#### WORK ORDER
From the records below, copy out exactly the lines from the one containing "Pseudomonas aeruginosa: Nitrate" to the one containing "Pseudomonas fluorescens: Nitrate", both included. Add nothing else.

Stored items

_ _ _

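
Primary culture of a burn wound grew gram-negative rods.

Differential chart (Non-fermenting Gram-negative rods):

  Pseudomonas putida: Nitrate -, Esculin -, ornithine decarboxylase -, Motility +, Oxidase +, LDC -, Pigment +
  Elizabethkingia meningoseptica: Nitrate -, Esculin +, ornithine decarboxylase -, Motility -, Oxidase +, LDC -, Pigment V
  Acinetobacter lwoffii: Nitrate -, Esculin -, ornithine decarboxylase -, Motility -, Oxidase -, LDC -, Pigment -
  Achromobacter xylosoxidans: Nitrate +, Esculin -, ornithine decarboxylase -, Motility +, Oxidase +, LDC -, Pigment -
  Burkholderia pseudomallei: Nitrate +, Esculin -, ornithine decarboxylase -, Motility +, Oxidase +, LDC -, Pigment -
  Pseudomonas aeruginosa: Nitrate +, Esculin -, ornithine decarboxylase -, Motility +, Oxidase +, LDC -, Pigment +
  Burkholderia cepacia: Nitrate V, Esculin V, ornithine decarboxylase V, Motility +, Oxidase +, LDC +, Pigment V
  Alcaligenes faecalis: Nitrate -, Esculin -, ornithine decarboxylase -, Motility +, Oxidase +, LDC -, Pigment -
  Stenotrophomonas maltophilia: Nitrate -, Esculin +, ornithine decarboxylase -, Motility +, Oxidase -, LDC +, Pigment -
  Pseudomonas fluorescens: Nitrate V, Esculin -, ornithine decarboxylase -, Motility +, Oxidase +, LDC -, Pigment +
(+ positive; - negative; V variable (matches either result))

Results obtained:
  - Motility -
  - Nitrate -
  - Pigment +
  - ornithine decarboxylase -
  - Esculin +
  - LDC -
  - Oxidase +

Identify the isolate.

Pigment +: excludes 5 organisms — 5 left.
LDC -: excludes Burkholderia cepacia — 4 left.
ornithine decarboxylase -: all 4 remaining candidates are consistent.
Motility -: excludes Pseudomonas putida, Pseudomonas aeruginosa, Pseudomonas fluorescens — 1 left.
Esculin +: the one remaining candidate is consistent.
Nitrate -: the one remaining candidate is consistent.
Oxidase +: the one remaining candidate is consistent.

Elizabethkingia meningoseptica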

_ _ _

#### EXERCISE OUTPUT
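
  Pseudomonas aeruginosa: Nitrate +, Esculin -, ornithine decarboxylase -, Motility +, Oxidase +, LDC -, Pigment +
  Burkholderia cepacia: Nitrate V, Esculin V, ornithine decarboxylase V, Motility +, Oxidase +, LDC +, Pigment V
  Alcaligenes faecalis: Nitrate -, Esculin -, ornithine decarboxylase -, Motility +, Oxidase +, LDC -, Pigment -
  Stenotrophomonas maltophilia: Nitrate -, Esculin +, ornithine decarboxylase -, Motility +, Oxidase -, LDC +, Pigment -
  Pseudomonas fluorescens: Nitrate V, Esculin -, ornithine decarboxylase -, Motility +, Oxidase +, LDC -, Pigment +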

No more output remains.